▶ _YOUR INSTRUCTIONS_
Locate all lines in the data below that hold "usual" and show them.

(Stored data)
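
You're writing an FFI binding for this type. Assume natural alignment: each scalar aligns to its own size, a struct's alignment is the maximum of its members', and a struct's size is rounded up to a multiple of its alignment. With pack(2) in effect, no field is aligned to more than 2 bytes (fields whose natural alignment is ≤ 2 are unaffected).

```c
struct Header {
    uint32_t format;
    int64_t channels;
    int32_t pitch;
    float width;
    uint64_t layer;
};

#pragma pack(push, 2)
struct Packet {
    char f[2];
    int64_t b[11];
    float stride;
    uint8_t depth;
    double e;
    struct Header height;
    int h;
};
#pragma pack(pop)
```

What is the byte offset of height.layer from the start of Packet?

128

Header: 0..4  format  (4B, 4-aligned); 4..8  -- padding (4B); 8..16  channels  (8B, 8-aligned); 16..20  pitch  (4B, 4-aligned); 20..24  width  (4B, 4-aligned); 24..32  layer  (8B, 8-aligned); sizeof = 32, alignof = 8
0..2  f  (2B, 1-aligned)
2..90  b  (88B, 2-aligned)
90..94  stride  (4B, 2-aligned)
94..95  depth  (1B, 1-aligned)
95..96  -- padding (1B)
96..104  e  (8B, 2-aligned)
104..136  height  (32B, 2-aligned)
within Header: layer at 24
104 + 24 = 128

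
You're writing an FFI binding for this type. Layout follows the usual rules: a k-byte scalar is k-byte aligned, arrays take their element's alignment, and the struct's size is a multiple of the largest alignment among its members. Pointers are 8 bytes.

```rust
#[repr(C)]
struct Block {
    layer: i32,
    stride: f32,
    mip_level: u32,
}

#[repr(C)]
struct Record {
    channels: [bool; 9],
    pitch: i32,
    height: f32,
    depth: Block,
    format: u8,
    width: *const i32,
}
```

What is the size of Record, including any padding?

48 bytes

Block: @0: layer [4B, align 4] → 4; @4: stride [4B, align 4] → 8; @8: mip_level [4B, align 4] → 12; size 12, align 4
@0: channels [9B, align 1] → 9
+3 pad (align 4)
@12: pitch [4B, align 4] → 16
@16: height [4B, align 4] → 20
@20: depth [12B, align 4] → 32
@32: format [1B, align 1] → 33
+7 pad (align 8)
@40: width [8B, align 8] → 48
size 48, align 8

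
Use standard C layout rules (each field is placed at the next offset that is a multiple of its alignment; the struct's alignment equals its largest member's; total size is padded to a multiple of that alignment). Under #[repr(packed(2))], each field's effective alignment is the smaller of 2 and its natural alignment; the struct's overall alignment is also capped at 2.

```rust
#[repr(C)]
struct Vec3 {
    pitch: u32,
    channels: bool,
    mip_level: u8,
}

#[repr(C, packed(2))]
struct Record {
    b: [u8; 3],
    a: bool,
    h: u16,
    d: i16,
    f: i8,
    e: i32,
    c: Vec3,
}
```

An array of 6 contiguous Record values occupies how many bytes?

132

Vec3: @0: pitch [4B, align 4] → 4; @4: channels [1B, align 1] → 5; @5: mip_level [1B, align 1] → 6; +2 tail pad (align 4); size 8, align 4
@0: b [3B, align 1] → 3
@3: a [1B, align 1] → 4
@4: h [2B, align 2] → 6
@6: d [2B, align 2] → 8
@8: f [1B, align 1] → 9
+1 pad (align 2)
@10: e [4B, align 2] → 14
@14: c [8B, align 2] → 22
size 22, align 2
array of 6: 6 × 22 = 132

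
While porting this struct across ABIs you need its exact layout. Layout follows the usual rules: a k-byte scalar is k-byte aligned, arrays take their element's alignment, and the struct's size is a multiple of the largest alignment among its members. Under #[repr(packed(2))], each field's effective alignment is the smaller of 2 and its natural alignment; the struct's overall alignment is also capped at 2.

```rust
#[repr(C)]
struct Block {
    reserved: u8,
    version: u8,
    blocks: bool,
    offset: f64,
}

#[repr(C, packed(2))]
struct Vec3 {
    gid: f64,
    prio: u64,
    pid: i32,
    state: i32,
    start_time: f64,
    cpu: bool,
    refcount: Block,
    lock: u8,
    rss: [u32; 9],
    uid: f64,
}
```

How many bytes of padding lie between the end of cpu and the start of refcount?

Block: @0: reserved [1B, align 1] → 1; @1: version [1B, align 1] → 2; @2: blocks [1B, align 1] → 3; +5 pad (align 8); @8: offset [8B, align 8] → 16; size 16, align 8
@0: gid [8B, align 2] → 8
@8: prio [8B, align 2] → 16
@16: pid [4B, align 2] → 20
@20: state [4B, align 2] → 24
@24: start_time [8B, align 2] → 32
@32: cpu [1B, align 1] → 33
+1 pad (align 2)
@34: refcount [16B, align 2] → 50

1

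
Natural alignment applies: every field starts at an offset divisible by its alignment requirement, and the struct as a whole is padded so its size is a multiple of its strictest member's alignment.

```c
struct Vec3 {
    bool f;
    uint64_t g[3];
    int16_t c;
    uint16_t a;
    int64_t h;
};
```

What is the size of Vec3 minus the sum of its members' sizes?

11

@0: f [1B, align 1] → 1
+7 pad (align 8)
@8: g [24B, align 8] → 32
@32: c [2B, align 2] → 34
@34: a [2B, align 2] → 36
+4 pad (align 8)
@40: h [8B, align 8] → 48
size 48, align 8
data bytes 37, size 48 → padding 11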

==

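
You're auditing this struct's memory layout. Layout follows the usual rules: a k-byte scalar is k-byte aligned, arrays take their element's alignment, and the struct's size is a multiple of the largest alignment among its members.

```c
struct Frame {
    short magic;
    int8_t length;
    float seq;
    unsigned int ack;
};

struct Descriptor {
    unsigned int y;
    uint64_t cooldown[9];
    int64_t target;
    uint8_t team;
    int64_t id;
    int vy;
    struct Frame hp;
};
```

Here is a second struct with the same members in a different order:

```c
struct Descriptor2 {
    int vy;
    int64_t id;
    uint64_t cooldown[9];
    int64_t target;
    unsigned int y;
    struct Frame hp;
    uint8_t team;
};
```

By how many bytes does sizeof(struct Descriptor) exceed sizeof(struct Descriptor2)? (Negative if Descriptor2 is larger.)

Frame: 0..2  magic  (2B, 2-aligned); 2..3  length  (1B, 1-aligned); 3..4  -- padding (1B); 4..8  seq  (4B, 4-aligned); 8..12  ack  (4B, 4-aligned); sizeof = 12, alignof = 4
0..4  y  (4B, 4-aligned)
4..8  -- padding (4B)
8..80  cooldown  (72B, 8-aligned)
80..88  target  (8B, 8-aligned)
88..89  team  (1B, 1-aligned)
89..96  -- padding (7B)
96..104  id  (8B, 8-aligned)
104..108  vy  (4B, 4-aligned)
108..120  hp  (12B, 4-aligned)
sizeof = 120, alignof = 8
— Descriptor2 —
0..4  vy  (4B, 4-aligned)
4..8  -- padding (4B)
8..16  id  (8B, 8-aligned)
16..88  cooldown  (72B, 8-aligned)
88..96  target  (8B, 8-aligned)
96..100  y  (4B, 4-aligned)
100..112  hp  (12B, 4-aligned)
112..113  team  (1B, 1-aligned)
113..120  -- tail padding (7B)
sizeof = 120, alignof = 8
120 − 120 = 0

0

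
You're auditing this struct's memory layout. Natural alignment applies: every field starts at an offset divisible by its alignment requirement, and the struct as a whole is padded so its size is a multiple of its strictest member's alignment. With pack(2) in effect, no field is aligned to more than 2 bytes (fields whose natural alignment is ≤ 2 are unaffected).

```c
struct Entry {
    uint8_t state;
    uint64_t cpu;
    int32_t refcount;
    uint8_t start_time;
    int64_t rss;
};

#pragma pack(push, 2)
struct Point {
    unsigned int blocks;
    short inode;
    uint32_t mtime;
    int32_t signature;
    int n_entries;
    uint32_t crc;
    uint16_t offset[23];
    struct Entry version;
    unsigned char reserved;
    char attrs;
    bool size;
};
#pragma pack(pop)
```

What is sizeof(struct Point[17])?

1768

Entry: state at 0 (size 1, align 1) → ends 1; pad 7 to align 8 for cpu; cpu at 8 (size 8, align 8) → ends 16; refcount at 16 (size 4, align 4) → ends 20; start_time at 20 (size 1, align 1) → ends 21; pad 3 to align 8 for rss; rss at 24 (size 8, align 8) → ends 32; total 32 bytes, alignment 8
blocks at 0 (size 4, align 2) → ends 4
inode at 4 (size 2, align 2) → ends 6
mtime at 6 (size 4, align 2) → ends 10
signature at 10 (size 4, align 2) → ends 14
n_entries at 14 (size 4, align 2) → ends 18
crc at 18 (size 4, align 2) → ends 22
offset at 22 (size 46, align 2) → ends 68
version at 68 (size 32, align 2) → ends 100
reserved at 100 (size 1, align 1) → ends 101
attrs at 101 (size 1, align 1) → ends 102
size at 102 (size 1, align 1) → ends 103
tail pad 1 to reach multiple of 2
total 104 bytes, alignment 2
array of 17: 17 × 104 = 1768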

▶ _SOLUTION TO THIS EXERCISE_
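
You're writing an FFI binding for this type. Layout follows the usual rules: a k-byte scalar is k-byte aligned, arrays take their element's alignment, and the struct's size is a multiple of the largest alignment among its members. Pointers are 8 bytes.
While porting this struct across ABIs you need its exact layout. Layout follows the usual rules: a k-byte scalar is k-byte aligned, arrays take their element's alignment, and the struct's size is a multiple of the largest alignment among its members. Under #[repr(packed(2))], each field's effective alignment is the smaller of 2 and its natural alignment; the struct's overall alignment is also capped at 2.
You're auditing this struct's memory layout. Layout follows the usual rules: a k-byte scalar is k-byte aligned, arrays take their element's alignment, and the struct's size is a multiple of the largest alignment among its members.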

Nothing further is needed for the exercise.